Dataset entries
Start of Block

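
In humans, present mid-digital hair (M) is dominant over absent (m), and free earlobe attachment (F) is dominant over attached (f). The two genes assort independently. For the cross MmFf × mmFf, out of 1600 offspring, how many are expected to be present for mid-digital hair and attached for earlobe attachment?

Dihybrid cross MmFf × mmFf — consider each gene separately:
mid-digital hair: Mm × mm → 2 Mm, 2 mm → 2 M_ : 2 mm (out of 4)
earlobe attachment: Ff × Ff → 1 FF, 2 Ff, 1 ff → 3 F_ : 1 ff (out of 4)
Looking for: present (M_) and attached (ff)
P(present) = 2/4, P(attached) = 1/4
P(both) = 2/4 × 1/4 = 2/16 = 1/8
Expected count = 1/8 × 1600 = 200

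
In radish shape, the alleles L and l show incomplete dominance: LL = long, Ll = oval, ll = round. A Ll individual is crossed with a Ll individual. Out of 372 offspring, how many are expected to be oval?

Punnett square for Ll × Ll:
Offspring genotypes: 1 LL, 2 Ll, 1 ll
Phenotype counts: 1 long, 2 oval, 1 round
oval: 2 out of 4 → fraction 1/2
Expected count = 1/2 × 372 = 186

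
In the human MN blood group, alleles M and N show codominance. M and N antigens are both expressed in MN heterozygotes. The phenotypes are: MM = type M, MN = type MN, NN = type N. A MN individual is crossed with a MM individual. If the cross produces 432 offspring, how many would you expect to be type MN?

Punnett square for MN × MM:
Offspring genotypes: 2 MM, 2 MN
Phenotype counts: 2 type M, 2 type MN
type MN: 2 out of 4 → fraction 1/2
Expected count = 1/2 × 432 = 216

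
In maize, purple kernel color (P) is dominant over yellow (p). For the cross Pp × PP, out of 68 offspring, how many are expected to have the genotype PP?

Punnett square for Pp × PP:
Offspring genotypes: 2 PP, 2 Pp
Total offspring: 4
Count with target: 2
Probability: 2/4 = 1/2
Expected count = 1/2 × 68 = 34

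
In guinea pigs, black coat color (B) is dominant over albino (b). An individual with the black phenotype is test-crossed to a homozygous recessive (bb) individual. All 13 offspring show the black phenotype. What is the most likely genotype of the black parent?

Test cross: ? × bb
All offspring are black.
If the unknown parent were heterozygous (Bb), about half of 13 offspring would be albino; none are. The unknown parent is most likely homozygous dominant (BB).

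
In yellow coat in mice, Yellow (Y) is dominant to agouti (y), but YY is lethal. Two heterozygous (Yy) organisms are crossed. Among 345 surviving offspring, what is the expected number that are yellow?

Cross: Yy × Yy
Punnett square offspring (before lethality): 1 YY, 2 Yy, 1 yy
The YY genotype is lethal (embryos die); surviving offspring: 2 Yy, 1 yy
yellow: 2 out of 3 → fraction 2/3
Expected count = 2/3 × 345 = 230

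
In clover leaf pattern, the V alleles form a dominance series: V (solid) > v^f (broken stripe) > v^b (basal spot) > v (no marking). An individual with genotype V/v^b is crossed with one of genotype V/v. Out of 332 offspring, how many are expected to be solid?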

End of Block

• _Directions for this task_:
Output every line above without altering anything.

• _Problem solution_:
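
In humans, present mid-digital hair (M) is dominant over absent (m), and free earlobe attachment (F) is dominant over attached (f). The two genes assort independently. For the cross MmFf × mmFf, out of 1600 offspring, how many are expected to be present for mid-digital hair and attached for earlobe attachment?

Dihybrid cross MmFf × mmFf — consider each gene separately:
mid-digital hair: Mm × mm → 2 Mm, 2 mm → 2 M_ : 2 mm (out of 4)
earlobe attachment: Ff × Ff → 1 FF, 2 Ff, 1 ff → 3 F_ : 1 ff (out of 4)
Looking for: present (M_) and attached (ff)
P(present) = 2/4, P(attached) = 1/4
P(both) = 2/4 × 1/4 = 2/16 = 1/8
Expected count = 1/8 × 1600 = 200

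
In radish shape, the alleles L and l show incomplete dominance: LL = long, Ll = oval, ll = round. A Ll individual is crossed with a Ll individual. Out of 372 offspring, how many are expected to be oval?

Punnett square for Ll × Ll:
Offspring genotypes: 1 LL, 2 Ll, 1 ll
Phenotype counts: 1 long, 2 oval, 1 round
oval: 2 out of 4 → fraction 1/2
Expected count = 1/2 × 372 = 186

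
In the human MN blood group, alleles M and N show codominance. M and N antigens are both expressed in MN heterozygotes. The phenotypes are: MM = type M, MN = type MN, NN = type N. A MN individual is crossed with a MM individual. If the cross produces 432 offspring, how many would you expect to be type MN?

Punnett square for MN × MM:
Offspring genotypes: 2 MM, 2 MN
Phenotype counts: 2 type M, 2 type MN
type MN: 2 out of 4 → fraction 1/2
Expected count = 1/2 × 432 = 216

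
In maize, purple kernel color (P) is dominant over yellow (p). For the cross Pp × PP, out of 68 offspring, how many are expected to have the genotype PP?

Punnett square for Pp × PP:
Offspring genotypes: 2 PP, 2 Pp
Total offspring: 4
Count with target: 2
Probability: 2/4 = 1/2
Expected count = 1/2 × 68 = 34

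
In guinea pigs, black coat color (B) is dominant over albino (b). An individual with the black phenotype is test-crossed to a homozygous recessive (bb) individual. All 13 offspring show the black phenotype. What is the most likely genotype of the black parent?

Test cross: ? × bb
All offspring are black.
If the unknown parent were heterozygous (Bb), about half of 13 offspring would be albino; none are. The unknown parent is most likely homozygous dominant (BB).

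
In yellow coat in mice, Yellow (Y) is dominant to agouti (y), but YY is lethal. Two heterozygous (Yy) organisms are crossed. Among 345 surviving offspring, what is the expected number that are yellow?

Cross: Yy × Yy
Punnett square offspring (before lethality): 1 YY, 2 Yy, 1 yy
The YY genotype is lethal (embryos die); surviving offspring: 2 Yy, 1 yy
yellow: 2 out of 3 → fraction 2/3
Expected count = 2/3 × 345 = 230

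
In clover leaf pattern, the V alleles form a dominance series: V (solid) > v^f (broken stripe) > v^b (basal spot) > v (no marking). An individual with genotype V/v^b is crossed with one of genotype V/v. Out of 332 offspring, how many are expected to be solid?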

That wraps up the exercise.